**DATA LISTING**
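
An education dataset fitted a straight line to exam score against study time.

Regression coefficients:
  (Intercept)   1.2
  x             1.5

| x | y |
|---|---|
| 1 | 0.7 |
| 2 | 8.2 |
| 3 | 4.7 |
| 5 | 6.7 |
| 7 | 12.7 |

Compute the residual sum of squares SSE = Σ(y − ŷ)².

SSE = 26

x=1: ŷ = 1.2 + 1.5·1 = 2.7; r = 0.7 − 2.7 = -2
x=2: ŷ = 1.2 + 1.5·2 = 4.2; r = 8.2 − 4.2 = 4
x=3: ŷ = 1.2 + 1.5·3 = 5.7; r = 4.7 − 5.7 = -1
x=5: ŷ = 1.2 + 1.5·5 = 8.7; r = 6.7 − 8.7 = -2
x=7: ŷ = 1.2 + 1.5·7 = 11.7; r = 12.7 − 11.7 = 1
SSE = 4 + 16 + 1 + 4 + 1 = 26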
---
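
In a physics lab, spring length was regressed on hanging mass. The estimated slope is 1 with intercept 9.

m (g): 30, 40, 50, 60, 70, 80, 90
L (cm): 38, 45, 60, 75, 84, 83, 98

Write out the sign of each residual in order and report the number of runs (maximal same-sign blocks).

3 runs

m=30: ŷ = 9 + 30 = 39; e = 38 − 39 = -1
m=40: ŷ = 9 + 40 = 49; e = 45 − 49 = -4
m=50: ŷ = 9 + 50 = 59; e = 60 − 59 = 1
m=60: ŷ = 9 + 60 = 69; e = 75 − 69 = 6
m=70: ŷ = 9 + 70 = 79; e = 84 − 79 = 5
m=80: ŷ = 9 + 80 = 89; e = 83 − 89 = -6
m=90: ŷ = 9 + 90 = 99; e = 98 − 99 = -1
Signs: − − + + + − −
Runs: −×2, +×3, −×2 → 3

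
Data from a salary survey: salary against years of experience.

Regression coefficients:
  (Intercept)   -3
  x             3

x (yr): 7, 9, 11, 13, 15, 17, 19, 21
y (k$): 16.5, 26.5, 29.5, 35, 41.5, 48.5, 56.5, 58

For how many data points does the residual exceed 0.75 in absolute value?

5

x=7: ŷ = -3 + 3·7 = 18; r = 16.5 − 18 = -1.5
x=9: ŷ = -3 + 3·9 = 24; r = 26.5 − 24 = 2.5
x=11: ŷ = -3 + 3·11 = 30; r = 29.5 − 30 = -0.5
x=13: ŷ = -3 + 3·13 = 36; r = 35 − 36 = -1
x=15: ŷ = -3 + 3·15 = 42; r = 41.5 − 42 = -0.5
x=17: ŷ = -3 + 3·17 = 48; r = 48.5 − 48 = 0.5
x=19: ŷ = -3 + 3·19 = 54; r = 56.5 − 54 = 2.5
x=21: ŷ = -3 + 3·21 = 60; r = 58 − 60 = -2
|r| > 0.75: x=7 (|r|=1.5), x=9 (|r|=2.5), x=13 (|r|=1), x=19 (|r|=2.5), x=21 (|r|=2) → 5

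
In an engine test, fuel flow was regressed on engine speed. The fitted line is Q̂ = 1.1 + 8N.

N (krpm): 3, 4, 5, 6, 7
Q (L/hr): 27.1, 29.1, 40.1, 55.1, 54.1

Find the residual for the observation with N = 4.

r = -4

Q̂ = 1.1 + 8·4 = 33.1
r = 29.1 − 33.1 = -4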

**WHAT TO DO**
For the string "fitted", show each line of the listing where it appears.

**ANSWER**
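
An education dataset fitted a straight line to exam score against study time.
In an engine test, fuel flow was regressed on engine speed. The fitted line is Q̂ = 1.1 + 8N.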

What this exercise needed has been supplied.